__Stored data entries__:
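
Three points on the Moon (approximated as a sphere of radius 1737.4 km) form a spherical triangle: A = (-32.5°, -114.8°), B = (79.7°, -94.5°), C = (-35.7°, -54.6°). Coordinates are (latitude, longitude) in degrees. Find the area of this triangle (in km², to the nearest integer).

4173600 km²

Side lengths (central angles): a = 2.0519, b = 0.8580, c = 1.9684 rad; semiperimeter s = 2.4392.
By l'Huilier's theorem, tan(E/4) = √[tan(s/2) tan((s−a)/2) tan((s−b)/2) tan((s−c)/2)], giving spherical excess E = 1.3826 rad.
Area = E·R² = 1.3826 × (1737.4)² ≈ 4173600 km².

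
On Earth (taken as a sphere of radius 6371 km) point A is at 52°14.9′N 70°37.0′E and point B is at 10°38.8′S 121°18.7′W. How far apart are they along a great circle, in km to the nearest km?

15266 km

With latitudes φ₁ = 52.248°, φ₂ = -10.647° and longitude difference Δλ = 168.072°:
Haversine: a = sin²(Δφ/2) + cos φ₁ cos φ₂ sin²(Δλ/2) = 0.2722 + (0.6122)(0.9828)(0.9892) = 0.86739.
Central angle c = 2·arcsin(√a) = 2.39615 rad.
Distance = R·c = 6371 × 2.3961 ≈ 15266 km.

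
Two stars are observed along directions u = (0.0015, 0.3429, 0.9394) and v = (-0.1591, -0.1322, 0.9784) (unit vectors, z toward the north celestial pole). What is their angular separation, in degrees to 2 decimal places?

29.13°

u·v = 0.8735; |u| = 1.0000, |v| = 1.0000.
cos θ = (u·v)/(|u||v|) = 0.8735, so θ = 29.13°.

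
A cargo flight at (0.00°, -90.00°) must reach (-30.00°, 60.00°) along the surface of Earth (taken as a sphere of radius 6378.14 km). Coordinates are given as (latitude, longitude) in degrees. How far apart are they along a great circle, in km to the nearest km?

With latitudes φ₁ = 0.000°, φ₂ = -30.000° and longitude difference Δλ = 150.000°:
cos c = sin φ₁ sin φ₂ + cos φ₁ cos φ₂ cos Δλ = (0.0000)(-0.5000) + (1.0000)(0.8660)(-0.8660) = -0.75000,
so c = arccos(-0.75000) = 2.41886 rad.
Distance = R·c = 6378.14 × 2.4189 ≈ 15428 km.

15428 km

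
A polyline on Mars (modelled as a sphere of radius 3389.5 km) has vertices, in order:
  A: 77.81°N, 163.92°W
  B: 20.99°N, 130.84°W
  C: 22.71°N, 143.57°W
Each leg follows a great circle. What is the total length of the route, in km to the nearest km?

4195 km

Leg A→B: central angle 1.0294 rad, distance 3489.2 km.
Leg B→C: central angle 0.2083 rad, distance 706.1 km.
Total: 3489.2 + 706.1 ≈ 4195 km.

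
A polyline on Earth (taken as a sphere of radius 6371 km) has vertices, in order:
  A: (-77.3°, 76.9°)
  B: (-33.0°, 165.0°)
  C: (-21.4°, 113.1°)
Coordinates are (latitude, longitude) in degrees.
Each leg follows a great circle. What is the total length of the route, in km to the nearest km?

Leg A→B: central angle 1.0034 rad, distance 6392.7 km.
Leg B→C: central angle 0.8223 rad, distance 5238.9 km.
Total: 6392.7 + 5238.9 ≈ 11632 km.

11632 km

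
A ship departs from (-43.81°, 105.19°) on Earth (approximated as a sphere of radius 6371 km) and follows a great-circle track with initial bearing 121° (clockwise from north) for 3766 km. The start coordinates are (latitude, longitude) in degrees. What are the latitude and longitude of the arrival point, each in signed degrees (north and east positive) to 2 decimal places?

Angular distance δ = d/R = 3766/6371 = 0.59112 rad; initial bearing θ = 2.1118 rad.
sin φ₂ = sin φ₁ cos δ + cos φ₁ sin δ cos θ = (-0.6923)(0.8303) + (0.7216)(0.5573)(-0.5150) = -0.7819, so φ₂ = -51.44°.
Δλ = atan2(sin θ sin δ cos φ₁, cos δ − sin φ₁ sin φ₂) = atan2(0.3447, 0.2890) = 50.024°.
λ₂ = 105.190° + 50.024° = 155.21°.

-51.44°, 155.21°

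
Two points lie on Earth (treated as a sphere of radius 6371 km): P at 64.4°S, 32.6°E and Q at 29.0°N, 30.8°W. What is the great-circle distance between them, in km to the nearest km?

11736 km

With latitudes φ₁ = -64.400°, φ₂ = 29.000° and longitude difference Δλ = -63.400°:
cos c = sin φ₁ sin φ₂ + cos φ₁ cos φ₂ cos Δλ = (-0.9018)(0.4848) + (0.4321)(0.8746)(0.4478) = -0.26800,
so c = arccos(-0.26800) = 1.84212 rad.
Distance = R·c = 6371 × 1.8421 ≈ 11736 km.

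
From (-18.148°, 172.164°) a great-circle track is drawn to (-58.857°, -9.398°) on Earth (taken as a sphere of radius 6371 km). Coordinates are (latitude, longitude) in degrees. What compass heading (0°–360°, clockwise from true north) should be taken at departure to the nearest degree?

Δλ = 178.438° = 3.1143 rad.
y = sin Δλ · cos φ₂ = (0.0273)(0.5172) = 0.0141
x = cos φ₁ sin φ₂ − sin φ₁ cos φ₂ cos Δλ = (0.9503)(-0.8559) − (-0.3115)(0.5172)(-0.9996) = -0.9743
θ = atan2(y, x) = 179.17°, so the bearing is 179°.

179°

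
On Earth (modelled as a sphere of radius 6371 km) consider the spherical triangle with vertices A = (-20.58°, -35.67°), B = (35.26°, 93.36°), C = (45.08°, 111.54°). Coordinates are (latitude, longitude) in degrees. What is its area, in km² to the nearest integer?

25288623 km²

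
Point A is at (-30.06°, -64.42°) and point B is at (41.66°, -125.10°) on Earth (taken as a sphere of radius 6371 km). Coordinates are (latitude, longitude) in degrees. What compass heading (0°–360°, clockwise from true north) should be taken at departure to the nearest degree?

Δλ = -60.680° = -1.0591 rad.
y = sin Δλ · cos φ₂ = (-0.8719)(0.7471) = -0.6514
x = cos φ₁ sin φ₂ − sin φ₁ cos φ₂ cos Δλ = (0.8655)(0.6647) − (-0.5009)(0.7471)(0.4897) = 0.7586
θ = atan2(y, x) = -40.65°; adding 360° gives 319°.

319°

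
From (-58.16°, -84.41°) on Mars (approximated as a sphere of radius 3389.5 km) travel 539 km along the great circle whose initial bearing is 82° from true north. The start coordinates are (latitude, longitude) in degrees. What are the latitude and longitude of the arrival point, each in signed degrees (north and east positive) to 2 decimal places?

Angular distance δ = d/R = 539/3389.5 = 0.15902 rad; initial bearing θ = 1.4312 rad.
sin φ₂ = sin φ₁ cos δ + cos φ₁ sin δ cos θ = (-0.8495)(0.9874) + (0.5275)(0.1584)(0.1392) = -0.8272, so φ₂ = -55.81°.
Δλ = atan2(sin θ sin δ cos φ₁, cos δ − sin φ₁ sin φ₂) = atan2(0.0827, 0.2847) = 16.204°.
λ₂ = -84.410° + 16.204° = -68.21°.

-55.81°, -68.21°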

__PROMPT__:
Every record above should be copied exactly.

__RESPONSE TO THE TASK__:
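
Three points on the Moon (approximated as a sphere of radius 1737.4 km) form a spherical triangle: A = (-32.5°, -114.8°), B = (79.7°, -94.5°), C = (-35.7°, -54.6°). Coordinates are (latitude, longitude) in degrees. Find the area of this triangle (in km², to the nearest integer).

4173600 km²

Side lengths (central angles): a = 2.0519, b = 0.8580, c = 1.9684 rad; semiperimeter s = 2.4392.
By l'Huilier's theorem, tan(E/4) = √[tan(s/2) tan((s−a)/2) tan((s−b)/2) tan((s−c)/2)], giving spherical excess E = 1.3826 rad.
Area = E·R² = 1.3826 × (1737.4)² ≈ 4173600 km².

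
On Earth (taken as a sphere of radius 6371 km) point A is at 52°14.9′N 70°37.0′E and point B is at 10°38.8′S 121°18.7′W. How far apart are they along a great circle, in km to the nearest km?

15266 km

With latitudes φ₁ = 52.248°, φ₂ = -10.647° and longitude difference Δλ = 168.072°:
Haversine: a = sin²(Δφ/2) + cos φ₁ cos φ₂ sin²(Δλ/2) = 0.2722 + (0.6122)(0.9828)(0.9892) = 0.86739.
Central angle c = 2·arcsin(√a) = 2.39615 rad.
Distance = R·c = 6371 × 2.3961 ≈ 15266 km.

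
Two stars are observed along directions u = (0.0015, 0.3429, 0.9394) and v = (-0.1591, -0.1322, 0.9784) (unit vectors, z toward the north celestial pole). What is their angular separation, in degrees to 2 decimal places?

29.13°

u·v = 0.8735; |u| = 1.0000, |v| = 1.0000.
cos θ = (u·v)/(|u||v|) = 0.8735, so θ = 29.13°.

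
A cargo flight at (0.00°, -90.00°) must reach (-30.00°, 60.00°) along the surface of Earth (taken as a sphere of radius 6378.14 km). Coordinates are given as (latitude, longitude) in degrees. How far apart are they along a great circle, in km to the nearest km?

With latitudes φ₁ = 0.000°, φ₂ = -30.000° and longitude difference Δλ = 150.000°:
cos c = sin φ₁ sin φ₂ + cos φ₁ cos φ₂ cos Δλ = (0.0000)(-0.5000) + (1.0000)(0.8660)(-0.8660) = -0.75000,
so c = arccos(-0.75000) = 2.41886 rad.
Distance = R·c = 6378.14 × 2.4189 ≈ 15428 km.

15428 km

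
A polyline on Mars (modelled as a sphere of radius 3389.5 km) has vertices, in order:
  A: 77.81°N, 163.92°W
  B: 20.99°N, 130.84°W
  C: 22.71°N, 143.57°W
Each leg follows a great circle. What is the total length of the route, in km to the nearest km?

4195 km

Leg A→B: central angle 1.0294 rad, distance 3489.2 km.
Leg B→C: central angle 0.2083 rad, distance 706.1 km.
Total: 3489.2 + 706.1 ≈ 4195 km.

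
A polyline on Earth (taken as a sphere of radius 6371 km) has vertices, in order:
  A: (-77.3°, 76.9°)
  B: (-33.0°, 165.0°)
  C: (-21.4°, 113.1°)
Coordinates are (latitude, longitude) in degrees.
Each leg follows a great circle. What is the total length of the route, in km to the nearest km?

Leg A→B: central angle 1.0034 rad, distance 6392.7 km.
Leg B→C: central angle 0.8223 rad, distance 5238.9 km.
Total: 6392.7 + 5238.9 ≈ 11632 km.

11632 km

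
A ship departs from (-43.81°, 105.19°) on Earth (approximated as a sphere of radius 6371 km) and follows a great-circle track with initial bearing 121° (clockwise from north) for 3766 km. The start coordinates are (latitude, longitude) in degrees. What are the latitude and longitude of the arrival point, each in signed degrees (north and east positive) to 2 decimal places?

Angular distance δ = d/R = 3766/6371 = 0.59112 rad; initial bearing θ = 2.1118 rad.
sin φ₂ = sin φ₁ cos δ + cos φ₁ sin δ cos θ = (-0.6923)(0.8303) + (0.7216)(0.5573)(-0.5150) = -0.7819, so φ₂ = -51.44°.
Δλ = atan2(sin θ sin δ cos φ₁, cos δ − sin φ₁ sin φ₂) = atan2(0.3447, 0.2890) = 50.024°.
λ₂ = 105.190° + 50.024° = 155.21°.

-51.44°, 155.21°

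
Two points lie on Earth (treated as a sphere of radius 6371 km): P at 64.4°S, 32.6°E and Q at 29.0°N, 30.8°W. What is the great-circle distance between them, in km to the nearest km?

11736 km

With latitudes φ₁ = -64.400°, φ₂ = 29.000° and longitude difference Δλ = -63.400°:
cos c = sin φ₁ sin φ₂ + cos φ₁ cos φ₂ cos Δλ = (-0.9018)(0.4848) + (0.4321)(0.8746)(0.4478) = -0.26800,
so c = arccos(-0.26800) = 1.84212 rad.
Distance = R·c = 6371 × 1.8421 ≈ 11736 km.

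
From (-18.148°, 172.164°) a great-circle track is drawn to (-58.857°, -9.398°) on Earth (taken as a sphere of radius 6371 km). Coordinates are (latitude, longitude) in degrees. What compass heading (0°–360°, clockwise from true north) should be taken at departure to the nearest degree?

Δλ = 178.438° = 3.1143 rad.
y = sin Δλ · cos φ₂ = (0.0273)(0.5172) = 0.0141
x = cos φ₁ sin φ₂ − sin φ₁ cos φ₂ cos Δλ = (0.9503)(-0.8559) − (-0.3115)(0.5172)(-0.9996) = -0.9743
θ = atan2(y, x) = 179.17°, so the bearing is 179°.

179°

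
On Earth (modelled as a sphere of radius 6371 km) consider the spherical triangle with vertices A = (-20.58°, -35.67°), B = (35.26°, 93.36°), C = (45.08°, 111.54°). Coordinates are (latitude, longitude) in degrees. What is its area, in km² to the nearest integer?

25288623 km²

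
Point A is at (-30.06°, -64.42°) and point B is at (41.66°, -125.10°) on Earth (taken as a sphere of radius 6371 km). Coordinates are (latitude, longitude) in degrees. What compass heading (0°–360°, clockwise from true north) should be taken at departure to the nearest degree?

Δλ = -60.680° = -1.0591 rad.
y = sin Δλ · cos φ₂ = (-0.8719)(0.7471) = -0.6514
x = cos φ₁ sin φ₂ − sin φ₁ cos φ₂ cos Δλ = (0.8655)(0.6647) − (-0.5009)(0.7471)(0.4897) = 0.7586
θ = atan2(y, x) = -40.65°; adding 360° gives 319°.

319°

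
From (-58.16°, -84.41°) on Mars (approximated as a sphere of radius 3389.5 km) travel 539 km along the great circle whose initial bearing is 82° from true north. The start coordinates are (latitude, longitude) in degrees. What are the latitude and longitude of the arrival point, each in signed degrees (north and east positive) to 2 decimal places?

Angular distance δ = d/R = 539/3389.5 = 0.15902 rad; initial bearing θ = 1.4312 rad.
sin φ₂ = sin φ₁ cos δ + cos φ₁ sin δ cos θ = (-0.8495)(0.9874) + (0.5275)(0.1584)(0.1392) = -0.8272, so φ₂ = -55.81°.
Δλ = atan2(sin θ sin δ cos φ₁, cos δ − sin φ₁ sin φ₂) = atan2(0.0827, 0.2847) = 16.204°.
λ₂ = -84.410° + 16.204° = -68.21°.

-55.81°, -68.21°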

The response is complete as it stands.